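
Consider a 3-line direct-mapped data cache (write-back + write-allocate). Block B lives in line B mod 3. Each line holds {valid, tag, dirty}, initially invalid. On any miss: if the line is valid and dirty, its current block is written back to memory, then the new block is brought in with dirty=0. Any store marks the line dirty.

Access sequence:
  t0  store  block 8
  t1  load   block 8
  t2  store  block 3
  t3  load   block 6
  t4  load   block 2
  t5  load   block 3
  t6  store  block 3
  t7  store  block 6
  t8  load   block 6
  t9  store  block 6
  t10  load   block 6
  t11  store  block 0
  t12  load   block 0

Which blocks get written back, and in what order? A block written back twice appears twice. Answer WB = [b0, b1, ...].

0: W B8 -> L2 miss  d=D]
1: R B8 -> L2 hit  d=D]
2: W B3 -> L0 miss  d=D]
3: R B6 -> L0 miss wb->B3  d=-]
4: R B2 -> L2 miss wb->B8  d=-]
5: R B3 -> L0 miss  d=-]
6: W B3 -> L0 hit  d=D]
7: W B6 -> L0 miss wb->B3  d=D]
8: R B6 -> L0 hit  d=D]
9: W B6 -> L0 hit  d=D]
10: R B6 -> L0 hit  d=D]
11: W B0 -> L0 miss wb->B6  d=D]
12: R B0 -> L0 hit  d=D]

WB = [3, 8, 3, 6]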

---

Exercise goal:
An exact, complete copy of the data is the only acceptable answer.

Task answer:
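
Consider a 3-line direct-mapped data cache (write-back + write-allocate). Block B lives in line B mod 3. Each line holds {valid, tag, dirty}, initially invalid. On any miss: if the line is valid and dirty, its current block is written back to memory, then the new block is brought in with dirty=0. Any store marks the line dirty.

Access sequence:
  t0  store  block 8
  t1  load   block 8
  t2  store  block 3
  t3  load   block 6
  t4  load   block 2
  t5  load   block 3
  t6  store  block 3
  t7  store  block 6
  t8  load   block 6
  t9  store  block 6
  t10  load   block 6
  t11  store  block 0
  t12  load   block 0

Which blocks get written back, and in what order? A block written back twice appears twice. Answer WB = [b0, b1, ...].

0: W B8 -> L2 miss  d=D]
1: R B8 -> L2 hit  d=D]
2: W B3 -> L0 miss  d=D]
3: R B6 -> L0 miss wb->B3  d=-]
4: R B2 -> L2 miss wb->B8  d=-]
5: R B3 -> L0 miss  d=-]
6: W B3 -> L0 hit  d=D]
7: W B6 -> L0 miss wb->B3  d=D]
8: R B6 -> L0 hit  d=D]
9: W B6 -> L0 hit  d=D]
10: R B6 -> L0 hit  d=D]
11: W B0 -> L0 miss wb->B6  d=D]
12: R B0 -> L0 hit  d=D]

WB = [3, 8, 3, 6]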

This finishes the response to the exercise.